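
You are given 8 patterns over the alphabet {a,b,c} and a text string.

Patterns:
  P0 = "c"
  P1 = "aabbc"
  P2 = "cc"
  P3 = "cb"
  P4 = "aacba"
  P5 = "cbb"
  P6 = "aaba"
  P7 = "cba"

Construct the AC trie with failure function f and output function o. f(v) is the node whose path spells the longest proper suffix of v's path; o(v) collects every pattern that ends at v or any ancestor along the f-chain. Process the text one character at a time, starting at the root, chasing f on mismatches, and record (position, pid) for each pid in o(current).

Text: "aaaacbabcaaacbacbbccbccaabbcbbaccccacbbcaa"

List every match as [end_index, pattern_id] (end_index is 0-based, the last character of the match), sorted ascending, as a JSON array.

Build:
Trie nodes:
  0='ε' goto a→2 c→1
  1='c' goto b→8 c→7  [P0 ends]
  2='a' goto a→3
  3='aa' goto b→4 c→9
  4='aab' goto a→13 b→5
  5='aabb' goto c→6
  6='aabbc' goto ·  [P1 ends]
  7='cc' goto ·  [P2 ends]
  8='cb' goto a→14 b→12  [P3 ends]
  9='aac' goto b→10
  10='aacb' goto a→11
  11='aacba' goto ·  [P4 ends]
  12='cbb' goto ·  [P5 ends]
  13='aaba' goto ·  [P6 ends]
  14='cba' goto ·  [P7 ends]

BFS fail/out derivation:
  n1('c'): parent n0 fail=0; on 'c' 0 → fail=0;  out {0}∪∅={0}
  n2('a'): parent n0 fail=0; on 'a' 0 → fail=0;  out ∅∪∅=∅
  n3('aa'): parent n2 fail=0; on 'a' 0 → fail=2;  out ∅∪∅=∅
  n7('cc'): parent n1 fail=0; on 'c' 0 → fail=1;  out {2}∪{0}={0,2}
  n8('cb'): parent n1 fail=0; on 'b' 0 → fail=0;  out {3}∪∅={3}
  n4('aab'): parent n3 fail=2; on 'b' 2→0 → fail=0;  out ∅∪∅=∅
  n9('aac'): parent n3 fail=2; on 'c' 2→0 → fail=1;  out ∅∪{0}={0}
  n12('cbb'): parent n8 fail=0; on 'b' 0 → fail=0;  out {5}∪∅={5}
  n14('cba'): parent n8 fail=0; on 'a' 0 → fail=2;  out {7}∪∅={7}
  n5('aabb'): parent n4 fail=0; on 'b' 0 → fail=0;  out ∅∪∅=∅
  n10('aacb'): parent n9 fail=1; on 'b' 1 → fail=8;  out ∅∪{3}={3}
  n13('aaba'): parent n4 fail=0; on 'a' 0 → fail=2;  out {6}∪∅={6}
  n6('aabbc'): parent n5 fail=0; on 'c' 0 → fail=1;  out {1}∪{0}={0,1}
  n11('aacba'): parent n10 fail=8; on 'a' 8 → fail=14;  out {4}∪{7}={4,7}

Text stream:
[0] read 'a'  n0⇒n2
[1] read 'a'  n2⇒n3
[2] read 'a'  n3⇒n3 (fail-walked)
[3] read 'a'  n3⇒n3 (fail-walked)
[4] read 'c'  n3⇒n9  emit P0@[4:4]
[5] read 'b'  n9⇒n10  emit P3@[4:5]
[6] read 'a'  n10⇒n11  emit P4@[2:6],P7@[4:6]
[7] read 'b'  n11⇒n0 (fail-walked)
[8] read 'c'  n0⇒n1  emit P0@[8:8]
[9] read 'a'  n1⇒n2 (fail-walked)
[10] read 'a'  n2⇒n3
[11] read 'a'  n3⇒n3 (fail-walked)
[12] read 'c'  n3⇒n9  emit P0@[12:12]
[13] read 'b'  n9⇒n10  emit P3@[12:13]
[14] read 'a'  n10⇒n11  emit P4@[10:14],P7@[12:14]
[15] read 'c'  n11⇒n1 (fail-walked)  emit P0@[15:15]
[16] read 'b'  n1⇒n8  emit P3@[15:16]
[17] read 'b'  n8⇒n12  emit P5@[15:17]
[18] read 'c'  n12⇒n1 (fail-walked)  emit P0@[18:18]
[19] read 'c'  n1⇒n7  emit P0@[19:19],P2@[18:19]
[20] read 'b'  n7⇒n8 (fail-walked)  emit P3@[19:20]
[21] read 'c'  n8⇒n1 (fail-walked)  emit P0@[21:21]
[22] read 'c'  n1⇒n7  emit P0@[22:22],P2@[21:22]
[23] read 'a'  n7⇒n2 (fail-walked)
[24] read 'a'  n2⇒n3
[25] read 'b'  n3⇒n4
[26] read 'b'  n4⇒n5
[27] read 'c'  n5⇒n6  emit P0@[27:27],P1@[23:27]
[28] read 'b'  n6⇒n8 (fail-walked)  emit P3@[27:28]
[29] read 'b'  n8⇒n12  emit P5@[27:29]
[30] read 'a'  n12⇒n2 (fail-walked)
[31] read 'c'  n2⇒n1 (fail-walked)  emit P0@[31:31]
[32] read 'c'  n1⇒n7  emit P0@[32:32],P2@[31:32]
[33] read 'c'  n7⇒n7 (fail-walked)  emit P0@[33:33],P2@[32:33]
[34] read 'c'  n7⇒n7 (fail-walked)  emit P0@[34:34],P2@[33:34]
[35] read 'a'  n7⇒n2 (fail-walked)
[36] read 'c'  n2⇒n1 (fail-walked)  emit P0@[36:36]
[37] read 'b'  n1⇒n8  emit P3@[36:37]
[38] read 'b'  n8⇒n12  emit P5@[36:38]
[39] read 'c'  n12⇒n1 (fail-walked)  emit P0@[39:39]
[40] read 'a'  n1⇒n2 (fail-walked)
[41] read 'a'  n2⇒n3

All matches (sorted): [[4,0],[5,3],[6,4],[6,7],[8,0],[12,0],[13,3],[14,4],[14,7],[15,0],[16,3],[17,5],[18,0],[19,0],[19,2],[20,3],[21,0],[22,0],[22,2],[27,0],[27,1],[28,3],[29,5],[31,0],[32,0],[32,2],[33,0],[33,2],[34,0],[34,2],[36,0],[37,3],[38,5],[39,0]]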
═══
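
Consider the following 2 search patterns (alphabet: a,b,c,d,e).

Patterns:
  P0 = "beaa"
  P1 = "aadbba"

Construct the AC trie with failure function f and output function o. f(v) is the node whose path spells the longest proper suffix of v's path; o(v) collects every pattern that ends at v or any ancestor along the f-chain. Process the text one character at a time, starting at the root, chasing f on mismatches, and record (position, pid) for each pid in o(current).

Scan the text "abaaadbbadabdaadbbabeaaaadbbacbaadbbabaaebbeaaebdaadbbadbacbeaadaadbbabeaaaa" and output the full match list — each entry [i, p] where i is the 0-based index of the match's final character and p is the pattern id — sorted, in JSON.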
═══
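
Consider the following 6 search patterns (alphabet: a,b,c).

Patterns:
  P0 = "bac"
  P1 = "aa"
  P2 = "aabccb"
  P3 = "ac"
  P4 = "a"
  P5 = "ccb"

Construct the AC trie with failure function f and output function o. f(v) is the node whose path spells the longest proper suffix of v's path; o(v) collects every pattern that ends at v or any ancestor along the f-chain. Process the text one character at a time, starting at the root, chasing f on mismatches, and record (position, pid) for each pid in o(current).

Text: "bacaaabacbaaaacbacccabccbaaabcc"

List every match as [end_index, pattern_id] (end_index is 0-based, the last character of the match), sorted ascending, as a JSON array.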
═══
**AIM OF THE TASK:**
What is the number of lines in the preceding entries that hold the string "following"? Give it alone.

**REPLY:**
2